# Provided records:
-------------------------
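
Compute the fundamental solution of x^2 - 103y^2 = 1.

(x, y) = (227528, 22419)

First expand sqrt(103) as a continued fraction. With x_i = (sqrt(103) + m_i)/d_i and (m_0, d_0) = (0, 1): a_0 = floor(sqrt(103)) = 10, since 10^2 = 100 <= 103 < 121 = 11^2.
Iterate m_{i+1} = d_i*a_i - m_i, d_{i+1} = (103 - m_{i+1}^2)/d_i, a_{i+1} = floor((a_0 + m_{i+1})/d_{i+1}):
  m_1 = 1*10 - 0 = 10, d_1 = (103 - 10^2)/1 = 3/1 = 3, a_1 = floor((10 + 10)/3) = 6.
  m_2 = 3*6 - 10 = 8, d_2 = (103 - 8^2)/3 = 39/3 = 13, a_2 = floor((10 + 8)/13) = 1.
  m_3 = 13*1 - 8 = 5, d_3 = (103 - 5^2)/13 = 78/13 = 6, a_3 = floor((10 + 5)/6) = 2.
  m_4 = 6*2 - 5 = 7, d_4 = (103 - 7^2)/6 = 54/6 = 9, a_4 = floor((10 + 7)/9) = 1.
  m_5 = 9*1 - 7 = 2, d_5 = (103 - 2^2)/9 = 99/9 = 11, a_5 = floor((10 + 2)/11) = 1.
  m_6 = 11*1 - 2 = 9, d_6 = (103 - 9^2)/11 = 22/11 = 2, a_6 = floor((10 + 9)/2) = 9.
  m_7 = 2*9 - 9 = 9, d_7 = (103 - 9^2)/2 = 22/2 = 11, a_7 = floor((10 + 9)/11) = 1.
  m_8 = 11*1 - 9 = 2, d_8 = (103 - 2^2)/11 = 99/11 = 9, a_8 = floor((10 + 2)/9) = 1.
  m_9 = 9*1 - 2 = 7, d_9 = (103 - 7^2)/9 = 54/9 = 6, a_9 = floor((10 + 7)/6) = 2.
  m_10 = 6*2 - 7 = 5, d_10 = (103 - 5^2)/6 = 78/6 = 13, a_10 = floor((10 + 5)/13) = 1.
  m_11 = 13*1 - 5 = 8, d_11 = (103 - 8^2)/13 = 39/13 = 3, a_11 = floor((10 + 8)/3) = 6.
  m_12 = 3*6 - 8 = 10, d_12 = (103 - 10^2)/3 = 3/3 = 1, a_12 = floor((10 + 10)/1) = 20.
  m_13 = 1*20 - 10 = 10, d_13 = (103 - 10^2)/1 = 3/1 = 3: (m_13, d_13) = (m_1, d_1) = (10, 3), so from here the quotients repeat a_1, ..., a_12; the period length is 12.
So sqrt(103) = [10; (6, 1, 2, 1, 1, 9, 1, 1, 2, 1, 6, 20)] with period length k = 12.
k is even, so the fundamental solution of x^2 - 103y^2 = 1 is (p_{k-1}, q_{k-1}) = (p_11, q_11); compute convergents through index 11.
Convergents (p_i = a_i*p_{i-1} + p_{i-2}, q_i = a_i*q_{i-1} + q_{i-2} with p_{-2}=0, p_{-1}=1, q_{-2}=1, q_{-1}=0):
  i=0: a_0=10, p_0 = 10*1 + 0 = 10, q_0 = 10*0 + 1 = 1.
  i=1: a_1=6, p_1 = 6*10 + 1 = 61, q_1 = 6*1 + 0 = 6.
  i=2: a_2=1, p_2 = 1*61 + 10 = 71, q_2 = 1*6 + 1 = 7.
  i=3: a_3=2, p_3 = 2*71 + 61 = 203, q_3 = 2*7 + 6 = 20.
  i=4: a_4=1, p_4 = 1*203 + 71 = 274, q_4 = 1*20 + 7 = 27.
  i=5: a_5=1, p_5 = 1*274 + 203 = 477, q_5 = 1*27 + 20 = 47.
  i=6: a_6=9, p_6 = 9*477 + 274 = 4567, q_6 = 9*47 + 27 = 450.
  i=7: a_7=1, p_7 = 1*4567 + 477 = 5044, q_7 = 1*450 + 47 = 497.
  i=8: a_8=1, p_8 = 1*5044 + 4567 = 9611, q_8 = 1*497 + 450 = 947.
  i=9: a_9=2, p_9 = 2*9611 + 5044 = 24266, q_9 = 2*947 + 497 = 2391.
  i=10: a_10=1, p_10 = 1*24266 + 9611 = 33877, q_10 = 1*2391 + 947 = 3338.
  i=11: a_11=6, p_11 = 6*33877 + 24266 = 227528, q_11 = 6*3338 + 2391 = 22419.
Check: 227528^2 - 103*22419^2 = 51768990784 - 51768990783 = 1, so (x, y) = (227528, 22419) solves the equation, and by the theorem it is the least positive solution.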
-------------------------
# Required work:
For each line of the data that includes the word "sqrt", return a copy of it.

# Result:
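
First expand sqrt(103) as a continued fraction. With x_i = (sqrt(103) + m_i)/d_i and (m_0, d_0) = (0, 1): a_0 = floor(sqrt(103)) = 10, since 10^2 = 100 <= 103 < 121 = 11^2.
So sqrt(103) = [10; (6, 1, 2, 1, 1, 9, 1, 1, 2, 1, 6, 20)] with period length k = 12.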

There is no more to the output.